Records to process:

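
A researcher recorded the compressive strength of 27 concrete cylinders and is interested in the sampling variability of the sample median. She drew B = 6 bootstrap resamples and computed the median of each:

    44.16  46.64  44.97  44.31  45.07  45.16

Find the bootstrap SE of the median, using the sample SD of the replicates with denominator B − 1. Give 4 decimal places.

SE* = 0.8817

Bootstrap SE is the standard deviation of the 6 replicate medians.
Mean of replicates: (44.16 + 46.64 + 44.97 + 44.31 + 45.07 + 45.16) / 6 = 270.31000 / 6 = 45.05167
Sum of squared deviations: (−0.89167)² + (+1.58833)² + (−0.08167)² + (−0.74167)² + (+0.01833)² + (+0.10833)² = 3.88668
Variance = 3.88668 / 5 = 0.77734
SE* = √0.77734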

Assignment: The full set of lines above should be retyped without a single change.

Task output:
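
A researcher recorded the compressive strength of 27 concrete cylinders and is interested in the sampling variability of the sample median. She drew B = 6 bootstrap resamples and computed the median of each:

    44.16  46.64  44.97  44.31  45.07  45.16

Find the bootstrap SE of the median, using the sample SD of the replicates with denominator B − 1. Give 4 decimal places.

SE* = 0.8817

Bootstrap SE is the standard deviation of the 6 replicate medians.
Mean of replicates: (44.16 + 46.64 + 44.97 + 44.31 + 45.07 + 45.16) / 6 = 270.31000 / 6 = 45.05167
Sum of squared deviations: (−0.89167)² + (+1.58833)² + (−0.08167)² + (−0.74167)² + (+0.01833)² + (+0.10833)² = 3.88668
Variance = 3.88668 / 5 = 0.77734
SE* = √0.77734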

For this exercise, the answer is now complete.